== Data for the task
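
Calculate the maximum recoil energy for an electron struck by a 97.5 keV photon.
26.9299 keV

Maximum energy transfer occurs at θ = 180° (backscattering).

Initial photon: E₀ = 97.5 keV → λ₀ = 12.7163 pm

Maximum Compton shift (at 180°):
Δλ_max = 2λ_C = 2 × 2.4263 = 4.8526 pm

Final wavelength:
λ' = 12.7163 + 4.8526 = 17.5689 pm

Minimum photon energy (maximum energy to electron):
E'_min = hc/λ' = 70.5701 keV

Maximum electron kinetic energy:
K_max = E₀ - E'_min = 97.5000 - 70.5701 = 26.9299 keV

(Intermediate values are shown rounded; full precision is carried through to the final answer.)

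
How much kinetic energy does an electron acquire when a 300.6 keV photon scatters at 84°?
103.7137 keV

By energy conservation: K_e = E_initial - E_final

First find the scattered photon energy:
Initial wavelength: λ = hc/E = 4.1246 pm
Compton shift: Δλ = λ_C(1 - cos(84°)) = 2.1727 pm
Final wavelength: λ' = 4.1246 + 2.1727 = 6.2972 pm
Final photon energy: E' = hc/λ' = 196.8863 keV

Electron kinetic energy:
K_e = E - E' = 300.6000 - 196.8863 = 103.7137 keV

(Intermediate values are shown rounded; full precision is carried through to the final answer.)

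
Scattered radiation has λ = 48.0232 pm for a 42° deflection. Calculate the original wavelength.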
====
▶ [Exercise prompt] Every entry is to be retyped word for word.

▶ [The completed task]
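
Calculate the maximum recoil energy for an electron struck by a 97.5 keV photon.
26.9299 keV

Maximum energy transfer occurs at θ = 180° (backscattering).

Initial photon: E₀ = 97.5 keV → λ₀ = 12.7163 pm

Maximum Compton shift (at 180°):
Δλ_max = 2λ_C = 2 × 2.4263 = 4.8526 pm

Final wavelength:
λ' = 12.7163 + 4.8526 = 17.5689 pm

Minimum photon energy (maximum energy to electron):
E'_min = hc/λ' = 70.5701 keV

Maximum electron kinetic energy:
K_max = E₀ - E'_min = 97.5000 - 70.5701 = 26.9299 keV

(Intermediate values are shown rounded; full precision is carried through to the final answer.)

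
How much kinetic energy does an electron acquire when a 300.6 keV photon scatters at 84°?
103.7137 keV

By energy conservation: K_e = E_initial - E_final

First find the scattered photon energy:
Initial wavelength: λ = hc/E = 4.1246 pm
Compton shift: Δλ = λ_C(1 - cos(84°)) = 2.1727 pm
Final wavelength: λ' = 4.1246 + 2.1727 = 6.2972 pm
Final photon energy: E' = hc/λ' = 196.8863 keV

Electron kinetic energy:
K_e = E - E' = 300.6000 - 196.8863 = 103.7137 keV

(Intermediate values are shown rounded; full precision is carried through to the final answer.)

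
Scattered radiation has λ = 48.0232 pm for a 42° deflection. Calculate the original wavelength.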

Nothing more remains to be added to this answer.